■ Your task: The entries below must be returned exactly as they stand.

-=-=-=-=-

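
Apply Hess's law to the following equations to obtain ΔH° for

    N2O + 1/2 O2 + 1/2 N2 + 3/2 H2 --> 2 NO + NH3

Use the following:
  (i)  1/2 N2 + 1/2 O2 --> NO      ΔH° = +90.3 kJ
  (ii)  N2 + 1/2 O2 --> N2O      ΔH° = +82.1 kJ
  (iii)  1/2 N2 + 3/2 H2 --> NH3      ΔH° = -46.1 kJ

(i) × 2 (×2 to match 2 NO in the target): (2)·(+90.3) = +180.6 kJ
(ii) reversed (N2O must end up as a reactant): -82.1 kJ
(iii) as written (NH3 already on the product side): -46.1 kJ
Summing the manipulated equations, ΔH° = (2)·(+90.3) + (-1)·(+82.1) + (1)·(-46.1) = 52.4 kJ

ΔH° = 52.4 kJ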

-=-=-=-=-

■ Solution to this task:
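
Apply Hess's law to the following equations to obtain ΔH° for

    N2O + 1/2 O2 + 1/2 N2 + 3/2 H2 --> 2 NO + NH3

Use the following:
  (i)  1/2 N2 + 1/2 O2 --> NO      ΔH° = +90.3 kJ
  (ii)  N2 + 1/2 O2 --> N2O      ΔH° = +82.1 kJ
  (iii)  1/2 N2 + 3/2 H2 --> NH3      ΔH° = -46.1 kJ

(i) × 2 (×2 to match 2 NO in the target): (2)·(+90.3) = +180.6 kJ
(ii) reversed (N2O must end up as a reactant): -82.1 kJ
(iii) as written (NH3 already on the product side): -46.1 kJ
Summing the manipulated equations, ΔH° = (2)·(+90.3) + (-1)·(+82.1) + (1)·(-46.1) = 52.4 kJ

ΔH° = 52.4 kJ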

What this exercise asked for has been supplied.